Saved entries
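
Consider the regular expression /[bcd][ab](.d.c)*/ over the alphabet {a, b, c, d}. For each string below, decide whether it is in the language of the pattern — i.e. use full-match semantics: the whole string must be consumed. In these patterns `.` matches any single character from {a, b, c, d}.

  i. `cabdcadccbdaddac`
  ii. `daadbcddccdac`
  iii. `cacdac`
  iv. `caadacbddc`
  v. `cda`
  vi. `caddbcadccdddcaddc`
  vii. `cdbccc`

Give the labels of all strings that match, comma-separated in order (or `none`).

iii, iv, vi

i → no match
ii → no match
iii → match
iv → match
v → no match
vi → match
vii → no match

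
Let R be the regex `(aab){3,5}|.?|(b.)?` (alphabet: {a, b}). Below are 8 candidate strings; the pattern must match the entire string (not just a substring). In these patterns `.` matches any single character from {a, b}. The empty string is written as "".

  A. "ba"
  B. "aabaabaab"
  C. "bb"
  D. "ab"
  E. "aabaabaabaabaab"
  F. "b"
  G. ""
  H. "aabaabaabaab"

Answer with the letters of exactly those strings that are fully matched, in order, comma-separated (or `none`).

A → match
B → match
C → match
D → no match
E → match
F → match
G → match
H → match

A, B, C, E, F, G, H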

**TRY IT**: Copy out the records above without altering anything.

**OUTPUT FOR THIS TASK**:
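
Consider the regular expression /[bcd][ab](.d.c)*/ over the alphabet {a, b, c, d}. For each string below, decide whether it is in the language of the pattern — i.e. use full-match semantics: the whole string must be consumed. In these patterns `.` matches any single character from {a, b, c, d}.

  i. `cabdcadccbdaddac`
  ii. `daadbcddccdac`
  iii. `cacdac`
  iv. `caadacbddc`
  v. `cda`
  vi. `caddbcadccdddcaddc`
  vii. `cdbccc`

Give the labels of all strings that match, comma-separated in order (or `none`).

iii, iv, vi

i → no match
ii → no match
iii → match
iv → match
v → no match
vi → match
vii → no match

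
Let R be the regex `(aab){3,5}|.?|(b.)?` (alphabet: {a, b}). Below are 8 candidate strings; the pattern must match the entire string (not just a substring). In these patterns `.` matches any single character from {a, b}. The empty string is written as "".

  A. "ba"
  B. "aabaabaab"
  C. "bb"
  D. "ab"
  E. "aabaabaabaabaab"
  F. "b"
  G. ""
  H. "aabaabaabaab"

Answer with the letters of exactly those strings that are fully matched, in order, comma-separated (or `none`).

A → match
B → match
C → match
D → no match
E → match
F → match
G → match
H → match

A, B, C, E, F, G, H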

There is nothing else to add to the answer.